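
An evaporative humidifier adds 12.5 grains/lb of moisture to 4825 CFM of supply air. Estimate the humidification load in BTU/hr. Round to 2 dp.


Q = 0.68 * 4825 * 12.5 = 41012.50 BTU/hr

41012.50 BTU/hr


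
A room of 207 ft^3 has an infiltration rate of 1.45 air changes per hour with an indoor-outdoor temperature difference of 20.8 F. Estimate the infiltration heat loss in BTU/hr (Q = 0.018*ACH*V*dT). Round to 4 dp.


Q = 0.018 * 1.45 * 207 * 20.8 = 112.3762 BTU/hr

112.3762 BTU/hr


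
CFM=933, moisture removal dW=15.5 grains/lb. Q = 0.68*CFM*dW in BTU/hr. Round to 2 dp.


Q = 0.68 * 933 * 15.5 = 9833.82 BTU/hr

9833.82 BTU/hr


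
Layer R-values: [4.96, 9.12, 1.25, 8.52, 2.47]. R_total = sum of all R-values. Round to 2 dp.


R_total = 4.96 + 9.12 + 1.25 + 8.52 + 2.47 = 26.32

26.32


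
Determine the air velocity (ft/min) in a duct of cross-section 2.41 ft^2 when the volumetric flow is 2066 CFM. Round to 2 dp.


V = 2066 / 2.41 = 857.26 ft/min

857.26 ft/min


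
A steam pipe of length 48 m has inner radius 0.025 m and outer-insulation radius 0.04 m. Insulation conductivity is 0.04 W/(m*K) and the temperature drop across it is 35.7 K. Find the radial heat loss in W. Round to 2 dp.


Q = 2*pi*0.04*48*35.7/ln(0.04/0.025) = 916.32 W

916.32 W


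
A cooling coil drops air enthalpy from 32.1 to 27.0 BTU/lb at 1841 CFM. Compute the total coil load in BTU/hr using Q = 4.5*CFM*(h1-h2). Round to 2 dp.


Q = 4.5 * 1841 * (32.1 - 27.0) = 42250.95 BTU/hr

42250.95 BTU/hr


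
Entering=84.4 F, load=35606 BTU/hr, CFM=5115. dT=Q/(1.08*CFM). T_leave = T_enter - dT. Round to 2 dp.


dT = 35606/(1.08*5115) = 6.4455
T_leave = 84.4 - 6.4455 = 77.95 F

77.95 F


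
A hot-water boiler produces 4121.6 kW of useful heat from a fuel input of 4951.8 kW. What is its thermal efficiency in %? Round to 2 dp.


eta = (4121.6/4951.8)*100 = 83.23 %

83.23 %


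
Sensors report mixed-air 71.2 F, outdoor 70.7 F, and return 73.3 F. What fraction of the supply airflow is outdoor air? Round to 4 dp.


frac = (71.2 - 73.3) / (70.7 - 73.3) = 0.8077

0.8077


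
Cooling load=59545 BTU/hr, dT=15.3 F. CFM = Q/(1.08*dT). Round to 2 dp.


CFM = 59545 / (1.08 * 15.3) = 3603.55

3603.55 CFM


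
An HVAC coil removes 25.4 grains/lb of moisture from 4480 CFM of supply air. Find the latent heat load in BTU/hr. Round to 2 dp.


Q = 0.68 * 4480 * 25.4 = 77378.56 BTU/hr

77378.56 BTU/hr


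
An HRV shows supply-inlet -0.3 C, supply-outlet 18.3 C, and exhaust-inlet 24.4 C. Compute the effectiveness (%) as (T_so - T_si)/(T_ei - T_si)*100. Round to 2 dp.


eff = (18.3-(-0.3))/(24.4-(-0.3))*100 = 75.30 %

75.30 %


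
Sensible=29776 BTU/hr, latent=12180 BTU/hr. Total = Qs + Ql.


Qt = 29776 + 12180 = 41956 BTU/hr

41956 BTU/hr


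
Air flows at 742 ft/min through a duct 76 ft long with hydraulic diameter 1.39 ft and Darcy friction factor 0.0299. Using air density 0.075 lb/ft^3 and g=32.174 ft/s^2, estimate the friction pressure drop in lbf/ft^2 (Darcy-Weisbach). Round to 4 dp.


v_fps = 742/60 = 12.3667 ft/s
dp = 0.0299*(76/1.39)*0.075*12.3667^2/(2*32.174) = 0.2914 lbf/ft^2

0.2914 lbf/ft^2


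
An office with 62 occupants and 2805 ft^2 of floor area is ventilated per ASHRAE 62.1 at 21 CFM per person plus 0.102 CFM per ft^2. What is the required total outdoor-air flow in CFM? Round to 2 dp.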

---

WORK REQUEST: Copy, exactly and with nothing added, the lines from the one containing "An HVAC coil" through the end of the records.

WRITTEN RESPONSE:
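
An HVAC coil removes 25.4 grains/lb of moisture from 4480 CFM of supply air. Find the latent heat load in BTU/hr. Round to 2 dp.


Q = 0.68 * 4480 * 25.4 = 77378.56 BTU/hr

77378.56 BTU/hr


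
An HRV shows supply-inlet -0.3 C, supply-outlet 18.3 C, and exhaust-inlet 24.4 C. Compute the effectiveness (%) as (T_so - T_si)/(T_ei - T_si)*100. Round to 2 dp.


eff = (18.3-(-0.3))/(24.4-(-0.3))*100 = 75.30 %

75.30 %


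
Sensible=29776 BTU/hr, latent=12180 BTU/hr. Total = Qs + Ql.


Qt = 29776 + 12180 = 41956 BTU/hr

41956 BTU/hr


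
Air flows at 742 ft/min through a duct 76 ft long with hydraulic diameter 1.39 ft and Darcy friction factor 0.0299. Using air density 0.075 lb/ft^3 and g=32.174 ft/s^2, estimate the friction pressure drop in lbf/ft^2 (Darcy-Weisbach). Round to 4 dp.


v_fps = 742/60 = 12.3667 ft/s
dp = 0.0299*(76/1.39)*0.075*12.3667^2/(2*32.174) = 0.2914 lbf/ft^2

0.2914 lbf/ft^2


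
An office with 62 occupants and 2805 ft^2 of floor area is ventilated per ASHRAE 62.1 at 21 CFM per person plus 0.102 CFM per ft^2. What is the required total outdoor-air flow in CFM? Round to 2 dp.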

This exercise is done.